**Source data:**
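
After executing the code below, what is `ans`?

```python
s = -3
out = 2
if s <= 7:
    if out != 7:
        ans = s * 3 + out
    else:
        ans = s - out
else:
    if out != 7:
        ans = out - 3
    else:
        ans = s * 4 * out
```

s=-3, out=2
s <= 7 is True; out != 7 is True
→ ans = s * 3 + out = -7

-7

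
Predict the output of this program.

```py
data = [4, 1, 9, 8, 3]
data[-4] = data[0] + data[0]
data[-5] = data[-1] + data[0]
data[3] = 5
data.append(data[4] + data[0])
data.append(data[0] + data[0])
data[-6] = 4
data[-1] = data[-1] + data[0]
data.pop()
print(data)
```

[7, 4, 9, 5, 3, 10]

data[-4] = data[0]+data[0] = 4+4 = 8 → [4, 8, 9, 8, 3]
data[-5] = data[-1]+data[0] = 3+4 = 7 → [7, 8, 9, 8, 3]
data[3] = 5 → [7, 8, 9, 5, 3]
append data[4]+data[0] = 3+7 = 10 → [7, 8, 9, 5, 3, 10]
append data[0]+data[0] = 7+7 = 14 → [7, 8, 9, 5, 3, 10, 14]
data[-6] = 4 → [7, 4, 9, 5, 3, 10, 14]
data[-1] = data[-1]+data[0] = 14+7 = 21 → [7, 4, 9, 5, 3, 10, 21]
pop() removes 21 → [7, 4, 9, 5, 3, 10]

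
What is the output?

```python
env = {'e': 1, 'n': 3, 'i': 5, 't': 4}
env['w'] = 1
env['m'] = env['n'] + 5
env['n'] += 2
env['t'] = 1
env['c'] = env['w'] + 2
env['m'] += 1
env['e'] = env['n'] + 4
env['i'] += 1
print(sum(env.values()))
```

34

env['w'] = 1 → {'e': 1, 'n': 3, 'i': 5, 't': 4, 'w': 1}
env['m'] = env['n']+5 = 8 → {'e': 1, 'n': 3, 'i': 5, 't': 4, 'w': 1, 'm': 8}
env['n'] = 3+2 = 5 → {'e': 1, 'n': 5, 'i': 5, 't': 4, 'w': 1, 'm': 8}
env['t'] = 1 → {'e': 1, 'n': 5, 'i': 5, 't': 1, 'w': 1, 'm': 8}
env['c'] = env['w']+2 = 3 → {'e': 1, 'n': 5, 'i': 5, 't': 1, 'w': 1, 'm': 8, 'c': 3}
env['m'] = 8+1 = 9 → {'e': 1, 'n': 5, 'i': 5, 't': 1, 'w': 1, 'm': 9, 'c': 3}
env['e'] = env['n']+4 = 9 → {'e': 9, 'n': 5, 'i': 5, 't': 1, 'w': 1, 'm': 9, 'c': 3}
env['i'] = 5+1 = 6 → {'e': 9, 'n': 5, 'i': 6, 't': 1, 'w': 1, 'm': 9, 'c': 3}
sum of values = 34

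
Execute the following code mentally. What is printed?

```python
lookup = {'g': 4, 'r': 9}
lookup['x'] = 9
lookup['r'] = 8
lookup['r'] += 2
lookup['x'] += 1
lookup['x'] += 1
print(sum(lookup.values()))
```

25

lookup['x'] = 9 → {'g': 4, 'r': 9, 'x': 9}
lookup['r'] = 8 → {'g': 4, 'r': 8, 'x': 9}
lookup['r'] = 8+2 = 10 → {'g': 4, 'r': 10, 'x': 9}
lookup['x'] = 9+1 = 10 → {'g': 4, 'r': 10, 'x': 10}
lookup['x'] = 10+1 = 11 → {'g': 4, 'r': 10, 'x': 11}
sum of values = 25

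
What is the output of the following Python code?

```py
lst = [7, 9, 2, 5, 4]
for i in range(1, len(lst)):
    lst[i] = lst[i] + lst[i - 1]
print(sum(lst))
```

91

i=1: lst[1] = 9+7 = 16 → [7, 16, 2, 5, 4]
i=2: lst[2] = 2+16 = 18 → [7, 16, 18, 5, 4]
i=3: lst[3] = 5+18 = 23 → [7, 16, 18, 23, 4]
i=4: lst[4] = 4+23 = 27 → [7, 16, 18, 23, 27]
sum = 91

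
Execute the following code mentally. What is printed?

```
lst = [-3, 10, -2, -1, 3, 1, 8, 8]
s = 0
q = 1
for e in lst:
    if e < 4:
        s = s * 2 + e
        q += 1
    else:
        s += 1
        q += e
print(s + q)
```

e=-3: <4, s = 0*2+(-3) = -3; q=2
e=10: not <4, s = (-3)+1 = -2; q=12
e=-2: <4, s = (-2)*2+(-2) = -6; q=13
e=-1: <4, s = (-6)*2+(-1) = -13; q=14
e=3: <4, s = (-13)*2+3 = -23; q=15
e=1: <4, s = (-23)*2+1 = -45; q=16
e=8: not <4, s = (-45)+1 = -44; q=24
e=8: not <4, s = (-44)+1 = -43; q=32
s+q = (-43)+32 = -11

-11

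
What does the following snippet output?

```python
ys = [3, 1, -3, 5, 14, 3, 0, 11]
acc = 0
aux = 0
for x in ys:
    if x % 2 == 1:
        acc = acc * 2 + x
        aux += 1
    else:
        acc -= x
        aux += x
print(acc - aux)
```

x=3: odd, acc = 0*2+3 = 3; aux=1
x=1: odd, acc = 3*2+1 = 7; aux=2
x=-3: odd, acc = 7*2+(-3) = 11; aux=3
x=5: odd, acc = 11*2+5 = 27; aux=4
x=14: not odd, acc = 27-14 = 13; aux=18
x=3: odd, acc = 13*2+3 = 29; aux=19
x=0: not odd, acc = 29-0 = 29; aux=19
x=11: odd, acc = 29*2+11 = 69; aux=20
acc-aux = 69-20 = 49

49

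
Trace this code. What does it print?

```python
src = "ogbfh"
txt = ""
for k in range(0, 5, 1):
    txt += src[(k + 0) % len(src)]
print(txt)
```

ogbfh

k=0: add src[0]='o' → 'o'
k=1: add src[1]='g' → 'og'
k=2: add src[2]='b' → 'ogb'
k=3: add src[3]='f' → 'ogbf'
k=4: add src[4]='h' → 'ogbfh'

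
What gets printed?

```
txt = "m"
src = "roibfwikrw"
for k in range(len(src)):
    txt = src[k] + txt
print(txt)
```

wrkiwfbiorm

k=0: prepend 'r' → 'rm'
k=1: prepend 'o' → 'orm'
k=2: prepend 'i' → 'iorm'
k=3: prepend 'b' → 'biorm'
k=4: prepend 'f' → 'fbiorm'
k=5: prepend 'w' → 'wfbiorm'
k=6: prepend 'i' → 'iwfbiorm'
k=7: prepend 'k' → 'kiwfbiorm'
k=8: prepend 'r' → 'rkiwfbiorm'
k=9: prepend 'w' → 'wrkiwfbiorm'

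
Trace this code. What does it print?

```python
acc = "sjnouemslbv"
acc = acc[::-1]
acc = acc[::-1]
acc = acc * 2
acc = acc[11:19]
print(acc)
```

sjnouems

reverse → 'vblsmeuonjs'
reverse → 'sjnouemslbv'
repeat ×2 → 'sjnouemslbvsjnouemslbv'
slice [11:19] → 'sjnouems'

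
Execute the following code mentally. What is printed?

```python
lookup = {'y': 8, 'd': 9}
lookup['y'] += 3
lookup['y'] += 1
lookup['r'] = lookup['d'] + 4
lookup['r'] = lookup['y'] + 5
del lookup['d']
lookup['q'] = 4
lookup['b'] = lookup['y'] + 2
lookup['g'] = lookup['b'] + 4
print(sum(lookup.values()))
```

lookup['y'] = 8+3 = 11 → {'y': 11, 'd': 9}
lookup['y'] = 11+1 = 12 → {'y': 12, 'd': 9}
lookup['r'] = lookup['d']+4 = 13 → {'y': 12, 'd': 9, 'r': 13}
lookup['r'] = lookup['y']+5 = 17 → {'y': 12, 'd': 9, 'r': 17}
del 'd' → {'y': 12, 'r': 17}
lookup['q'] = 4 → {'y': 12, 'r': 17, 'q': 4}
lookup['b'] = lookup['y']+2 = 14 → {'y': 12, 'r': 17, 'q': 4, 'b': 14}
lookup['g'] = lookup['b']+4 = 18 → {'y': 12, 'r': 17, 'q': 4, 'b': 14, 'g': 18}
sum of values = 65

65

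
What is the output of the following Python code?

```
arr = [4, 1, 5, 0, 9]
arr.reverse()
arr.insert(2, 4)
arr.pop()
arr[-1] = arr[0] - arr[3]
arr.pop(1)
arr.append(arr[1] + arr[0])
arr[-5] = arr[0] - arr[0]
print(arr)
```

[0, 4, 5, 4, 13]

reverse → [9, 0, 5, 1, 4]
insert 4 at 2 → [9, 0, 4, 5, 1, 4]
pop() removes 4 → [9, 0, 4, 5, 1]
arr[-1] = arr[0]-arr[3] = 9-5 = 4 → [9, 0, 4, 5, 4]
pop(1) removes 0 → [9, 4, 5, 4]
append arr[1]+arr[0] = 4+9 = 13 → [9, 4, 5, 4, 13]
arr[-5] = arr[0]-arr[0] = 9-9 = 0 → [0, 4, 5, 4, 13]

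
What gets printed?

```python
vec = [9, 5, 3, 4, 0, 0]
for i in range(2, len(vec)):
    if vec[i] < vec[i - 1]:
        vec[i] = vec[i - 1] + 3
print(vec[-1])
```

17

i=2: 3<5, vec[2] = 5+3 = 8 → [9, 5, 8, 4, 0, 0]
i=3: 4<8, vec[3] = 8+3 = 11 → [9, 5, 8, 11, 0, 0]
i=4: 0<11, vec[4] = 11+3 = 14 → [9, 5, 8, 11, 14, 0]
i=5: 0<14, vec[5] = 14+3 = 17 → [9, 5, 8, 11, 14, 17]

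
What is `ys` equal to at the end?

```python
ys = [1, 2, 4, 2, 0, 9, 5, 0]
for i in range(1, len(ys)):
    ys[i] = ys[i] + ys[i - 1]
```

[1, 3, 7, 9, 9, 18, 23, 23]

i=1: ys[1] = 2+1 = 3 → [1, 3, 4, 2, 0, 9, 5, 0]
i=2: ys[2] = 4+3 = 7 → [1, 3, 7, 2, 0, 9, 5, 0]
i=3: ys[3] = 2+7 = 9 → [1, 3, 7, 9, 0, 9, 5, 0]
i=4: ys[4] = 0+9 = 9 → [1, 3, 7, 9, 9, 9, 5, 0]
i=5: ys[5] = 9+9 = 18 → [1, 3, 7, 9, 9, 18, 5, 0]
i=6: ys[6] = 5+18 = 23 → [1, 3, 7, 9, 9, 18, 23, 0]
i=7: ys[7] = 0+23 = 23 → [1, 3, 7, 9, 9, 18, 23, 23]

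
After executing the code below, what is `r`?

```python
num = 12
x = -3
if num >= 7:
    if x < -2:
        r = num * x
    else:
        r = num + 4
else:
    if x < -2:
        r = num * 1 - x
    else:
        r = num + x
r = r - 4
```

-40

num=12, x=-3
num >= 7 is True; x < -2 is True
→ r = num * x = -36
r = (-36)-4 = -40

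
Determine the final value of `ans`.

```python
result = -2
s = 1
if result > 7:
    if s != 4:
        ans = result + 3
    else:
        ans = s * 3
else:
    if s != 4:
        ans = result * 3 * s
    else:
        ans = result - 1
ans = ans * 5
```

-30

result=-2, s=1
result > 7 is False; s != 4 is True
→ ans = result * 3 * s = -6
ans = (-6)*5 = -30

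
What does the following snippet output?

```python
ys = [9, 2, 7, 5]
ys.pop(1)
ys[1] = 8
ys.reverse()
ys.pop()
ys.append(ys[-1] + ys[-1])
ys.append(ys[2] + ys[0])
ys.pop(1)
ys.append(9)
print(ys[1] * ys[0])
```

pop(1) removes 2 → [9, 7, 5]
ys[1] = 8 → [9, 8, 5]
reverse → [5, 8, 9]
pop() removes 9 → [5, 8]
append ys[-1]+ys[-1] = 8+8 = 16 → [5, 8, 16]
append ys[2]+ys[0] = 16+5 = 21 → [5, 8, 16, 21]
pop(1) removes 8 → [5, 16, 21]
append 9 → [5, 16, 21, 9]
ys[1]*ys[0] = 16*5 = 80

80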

**Directions:**
Filter the data above down to lines with the word "executing", and copy them.

**Problem solution:**
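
After executing the code below, what is `ans`?
After executing the code below, what is `r`?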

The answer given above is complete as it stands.